### Task item
Reproduce only this part of the listing: the line with "Ksp for AgI", plus every line after it through the last.

### Supplied records
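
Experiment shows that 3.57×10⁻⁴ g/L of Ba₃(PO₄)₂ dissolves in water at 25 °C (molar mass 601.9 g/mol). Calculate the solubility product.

Convert to molarity: s = 3.57×10⁻⁴ / 601.9 = 5.9312×10⁻⁷ mol/L
Ba₃(PO₄)₂(s) ⇌ 3 Ba²⁺(aq) + 2 PO₄³⁻(aq)
Let s be the molar solubility. Then [Ba²⁺] = 3s and [PO₄³⁻] = 2s.
Ksp = [Ba²⁺]^3[PO₄³⁻]^2 = (3s)^3 · (2s)^2 = 108s^5
Ksp = 108 × (5.9312×10⁻⁷)^5 = 7.93×10⁻³⁰

Ksp = 7.93×10⁻³⁰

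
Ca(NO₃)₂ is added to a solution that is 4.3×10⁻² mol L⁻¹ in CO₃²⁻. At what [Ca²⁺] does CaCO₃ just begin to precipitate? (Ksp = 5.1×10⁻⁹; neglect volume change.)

Each salt precipitates once Q = Ksp for that salt.
CaCO₃(s) ⇌ Ca²⁺(aq) + CO₃²⁻(aq)
Ksp = [Ca²⁺][CO₃²⁻] = [Ca²⁺](4.3×10⁻²)
[Ca²⁺] = 5.1×10⁻⁹ / (4.3×10⁻²) = 1.2×10⁻⁷
[Ca²⁺] = 1.2×10⁻⁷ mol L⁻¹

1.2×10⁻⁷ M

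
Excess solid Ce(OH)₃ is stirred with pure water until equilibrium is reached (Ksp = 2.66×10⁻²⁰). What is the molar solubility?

5.60×10⁻⁶ M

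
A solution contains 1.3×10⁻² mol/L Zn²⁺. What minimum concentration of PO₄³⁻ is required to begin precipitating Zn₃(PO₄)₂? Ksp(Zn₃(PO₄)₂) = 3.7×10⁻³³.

The threshold for precipitation is Q = Ksp.
Zn₃(PO₄)₂(s) ⇌ 3 Zn²⁺(aq) + 2 PO₄³⁻(aq)
Ksp = [Zn²⁺]^3[PO₄³⁻]^2 = [PO₄³⁻]^2(1.3×10⁻²)^3
[PO₄³⁻]^2 = 3.7×10⁻³³ / (1.3×10⁻²)^3 = 1.7×10⁻²⁷
[PO₄³⁻] = 4.1×10⁻¹⁴ mol/L

4.1×10⁻¹⁴ M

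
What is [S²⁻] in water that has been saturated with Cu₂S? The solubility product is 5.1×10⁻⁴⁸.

1.1×10⁻¹⁶ M

Cu₂S(s) ⇌ 2 Cu⁺(aq) + S²⁻(aq)
With molar solubility s: [Cu⁺] = 2s, [S²⁻] = s.
Ksp = [Cu⁺]^2[S²⁻] = (2s)^2 · s = 4s^3 = 5.1×10⁻⁴⁸
s = 1.1×10⁻¹⁶ M
[S²⁻] = s = 1.1×10⁻¹⁶ M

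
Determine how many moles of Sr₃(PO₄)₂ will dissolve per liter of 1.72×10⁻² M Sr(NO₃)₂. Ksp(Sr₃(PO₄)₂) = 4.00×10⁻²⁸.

4.43×10⁻¹² M

Sr₃(PO₄)₂(s) ⇌ 3 Sr²⁺(aq) + 2 PO₄³⁻(aq)
With Sr²⁺ already at 1.72×10⁻² M and s small, take [Sr²⁺] ≈ 1.72×10⁻² M and [PO₄³⁻] = 2s.
Ksp = [Sr²⁺]^3[PO₄³⁻]^2 = (1.72×10⁻²)^3(2s)^2
(2s)^2 = 4.00×10⁻²⁸ / (1.72×10⁻²)^3 = 7.86×10⁻²³
s = 4.43×10⁻¹² M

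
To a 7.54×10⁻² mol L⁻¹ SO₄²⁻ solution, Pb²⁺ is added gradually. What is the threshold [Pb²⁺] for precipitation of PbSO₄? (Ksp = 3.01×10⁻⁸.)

Precipitation of each salt begins when its ion product equals Ksp.
PbSO₄(s) ⇌ Pb²⁺(aq) + SO₄²⁻(aq)
Ksp = [Pb²⁺][SO₄²⁻] = [Pb²⁺](7.54×10⁻²)
[Pb²⁺] = 3.01×10⁻⁸ / (7.54×10⁻²) = 3.99×10⁻⁷
[Pb²⁺] = 3.99×10⁻⁷ mol L⁻¹

3.99×10⁻⁷ M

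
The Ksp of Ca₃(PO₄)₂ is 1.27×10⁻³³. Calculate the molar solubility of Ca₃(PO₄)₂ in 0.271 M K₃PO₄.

Ca₃(PO₄)₂(s) ⇌ 3 Ca²⁺(aq) + 2 PO₄³⁻(aq)
PO₄³⁻ is already present at 0.271 M. If s mol/L of Ca₃(PO₄)₂ dissolves, [Ca²⁺] = 3s while [PO₄³⁻] ≈ 0.271 M.
Ksp = [Ca²⁺]^3[PO₄³⁻]^2 = (3s)^3(0.271)^2
(3s)^3 = 1.27×10⁻³³ / (0.271)^2 = 1.73×10⁻³²
s = 8.62×10⁻¹² M

8.62×10⁻¹² M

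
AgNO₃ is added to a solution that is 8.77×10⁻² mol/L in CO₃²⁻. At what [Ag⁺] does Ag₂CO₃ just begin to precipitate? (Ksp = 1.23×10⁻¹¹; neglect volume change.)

1.18×10⁻⁵ M

Precipitation of each salt begins when its ion product equals Ksp.
Ag₂CO₃(s) ⇌ 2 Ag⁺(aq) + CO₃²⁻(aq)
Ksp = [Ag⁺]^2[CO₃²⁻] = [Ag⁺]^2(8.77×10⁻²)
[Ag⁺]^2 = 1.23×10⁻¹¹ / (8.77×10⁻²) = 1.40×10⁻¹⁰
[Ag⁺] = 1.18×10⁻⁵ mol/L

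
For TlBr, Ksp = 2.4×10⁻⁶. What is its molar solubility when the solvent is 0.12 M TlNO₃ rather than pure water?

TlBr(s) ⇌ Tl⁺(aq) + Br⁻(aq)
The solution already contains Tl⁺ at 0.12 M. Let s be the molar solubility of TlBr.
[Tl⁺] ≈ 0.12 M (common ion dominates); [Br⁻] = s.
Ksp = [Tl⁺][Br⁻] = (0.12)s
s = 2.4×10⁻⁶ / (0.12) = 2.0×10⁻⁵
s = 2.0×10⁻⁵ M

2.0×10⁻⁵ M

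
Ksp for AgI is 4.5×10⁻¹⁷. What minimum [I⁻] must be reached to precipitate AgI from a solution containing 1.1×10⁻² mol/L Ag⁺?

4.1×10⁻¹⁵ M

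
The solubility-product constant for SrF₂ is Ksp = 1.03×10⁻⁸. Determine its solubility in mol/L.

SrF₂(s) ⇌ Sr²⁺(aq) + 2 F⁻(aq)
Let s be the molar solubility. Then [Sr²⁺] = s and [F⁻] = 2s.
Ksp = [Sr²⁺][F⁻]^2 = s · (2s)^2 = 4s^3
4s^3 = 1.03×10⁻⁸  ⇒  s^3 = 2.58×10⁻⁹
s = 1.37×10⁻³ mol L⁻¹

1.37×10⁻³ M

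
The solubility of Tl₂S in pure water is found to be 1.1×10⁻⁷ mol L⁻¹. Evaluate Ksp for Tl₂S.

Ksp = 5.3×10⁻²¹

Tl₂S(s) ⇌ 2 Tl⁺(aq) + S²⁻(aq)
For each mole of Tl₂S that dissolves per liter, [Tl⁺] = 2s and [S²⁻] = s; let s denote this solubility.
Ksp = [Tl⁺]^2[S²⁻] = (2s)^2 · s = 4s^3
Ksp = 4 × (1.1×10⁻⁷)^3 = 5.3×10⁻²¹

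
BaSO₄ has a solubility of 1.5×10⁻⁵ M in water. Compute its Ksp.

Ksp = 2.3×10⁻¹⁰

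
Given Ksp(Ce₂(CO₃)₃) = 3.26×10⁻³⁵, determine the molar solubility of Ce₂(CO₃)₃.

Ce₂(CO₃)₃(s) ⇌ 2 Ce³⁺(aq) + 3 CO₃²⁻(aq)
If s mol/L of Ce₂(CO₃)₃ dissolves, [Ce³⁺] = 2s and [CO₃²⁻] = 3s.
Ksp = [Ce³⁺]^2[CO₃²⁻]^3 = (2s)^2 · (3s)^3 = 108s^5
108s^5 = 3.26×10⁻³⁵  ⇒  s^5 = 3.02×10⁻³⁷
Taking the 5th root, s = 4.97×10⁻⁸ mol/L.

4.97×10⁻⁸ M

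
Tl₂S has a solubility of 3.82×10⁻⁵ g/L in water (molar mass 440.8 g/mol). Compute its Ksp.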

### Exercise response
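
Ksp for AgI is 4.5×10⁻¹⁷. What minimum [I⁻] must be reached to precipitate AgI from a solution containing 1.1×10⁻² mol/L Ag⁺?

4.1×10⁻¹⁵ M

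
The solubility-product constant for SrF₂ is Ksp = 1.03×10⁻⁸. Determine its solubility in mol/L.

SrF₂(s) ⇌ Sr²⁺(aq) + 2 F⁻(aq)
Let s be the molar solubility. Then [Sr²⁺] = s and [F⁻] = 2s.
Ksp = [Sr²⁺][F⁻]^2 = s · (2s)^2 = 4s^3
4s^3 = 1.03×10⁻⁸  ⇒  s^3 = 2.58×10⁻⁹
s = 1.37×10⁻³ mol L⁻¹

1.37×10⁻³ M

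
The solubility of Tl₂S in pure water is found to be 1.1×10⁻⁷ mol L⁻¹. Evaluate Ksp for Tl₂S.

Ksp = 5.3×10⁻²¹

Tl₂S(s) ⇌ 2 Tl⁺(aq) + S²⁻(aq)
For each mole of Tl₂S that dissolves per liter, [Tl⁺] = 2s and [S²⁻] = s; let s denote this solubility.
Ksp = [Tl⁺]^2[S²⁻] = (2s)^2 · s = 4s^3
Ksp = 4 × (1.1×10⁻⁷)^3 = 5.3×10⁻²¹

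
BaSO₄ has a solubility of 1.5×10⁻⁵ M in water. Compute its Ksp.

Ksp = 2.3×10⁻¹⁰

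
Given Ksp(Ce₂(CO₃)₃) = 3.26×10⁻³⁵, determine the molar solubility of Ce₂(CO₃)₃.

Ce₂(CO₃)₃(s) ⇌ 2 Ce³⁺(aq) + 3 CO₃²⁻(aq)
If s mol/L of Ce₂(CO₃)₃ dissolves, [Ce³⁺] = 2s and [CO₃²⁻] = 3s.
Ksp = [Ce³⁺]^2[CO₃²⁻]^3 = (2s)^2 · (3s)^3 = 108s^5
108s^5 = 3.26×10⁻³⁵  ⇒  s^5 = 3.02×10⁻³⁷
Taking the 5th root, s = 4.97×10⁻⁸ mol/L.

4.97×10⁻⁸ M

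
Tl₂S has a solubility of 3.82×10⁻⁵ g/L in water (molar mass 440.8 g/mol). Compute its Ksp.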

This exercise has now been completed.